## Task prompt:
From the entries below, report how many lines contain the string "LIPM". Give only that number.

[Dataset entries]

-.-.-

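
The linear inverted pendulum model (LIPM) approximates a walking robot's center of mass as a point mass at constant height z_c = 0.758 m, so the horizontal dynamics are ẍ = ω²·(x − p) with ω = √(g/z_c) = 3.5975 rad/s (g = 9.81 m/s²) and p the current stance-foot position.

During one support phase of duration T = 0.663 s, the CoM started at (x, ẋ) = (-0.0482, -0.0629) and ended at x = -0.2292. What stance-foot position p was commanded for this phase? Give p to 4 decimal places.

ωT = 3.5975·0.663 = 2.385143; cosh(ωT) = 5.476343, sinh(ωT) = 5.384267
x(T) = p + (x₀−p)·cosh(ωT) + (ẋ₀/ω)·sinh(ωT) ⇒ p·(1 − cosh) = x(T) − x₀·cosh − (ẋ₀/ω)·sinh
numerator   = -0.2292 − (-0.0482)·5.476343 − (-0.0629/3.5975)·5.384267 = 0.128900
denominator = 1 − 5.476343 = -4.476343
p = 0.128900 / -4.476343 = -0.0288

p = -0.0288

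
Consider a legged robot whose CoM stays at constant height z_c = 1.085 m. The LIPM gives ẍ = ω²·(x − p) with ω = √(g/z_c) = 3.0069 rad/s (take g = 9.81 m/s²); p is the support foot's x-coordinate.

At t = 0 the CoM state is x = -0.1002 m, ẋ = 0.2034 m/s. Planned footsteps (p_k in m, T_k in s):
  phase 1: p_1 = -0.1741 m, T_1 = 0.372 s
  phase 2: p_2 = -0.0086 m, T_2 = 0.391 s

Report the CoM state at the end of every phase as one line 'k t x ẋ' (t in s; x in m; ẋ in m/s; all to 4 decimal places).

1 0.3720 0.0435 0.6482
2 0.7630 0.3999 1.3800

phase 1: p=-0.1741, T=0.372, ωT=1.118567, cosh=1.693606, sinh=1.366859; start (x,ẋ)=(-0.100200, 0.203400) → end (x,ẋ)=(0.043518, 0.648209)
phase 2: p=-0.0086, T=0.391, ωT=1.175698, cosh=1.774504, sinh=1.465900; start (x,ẋ)=(0.043518, 0.648209) → end (x,ẋ)=(0.399893, 1.379975)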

-.-.-

## Worked solution:
2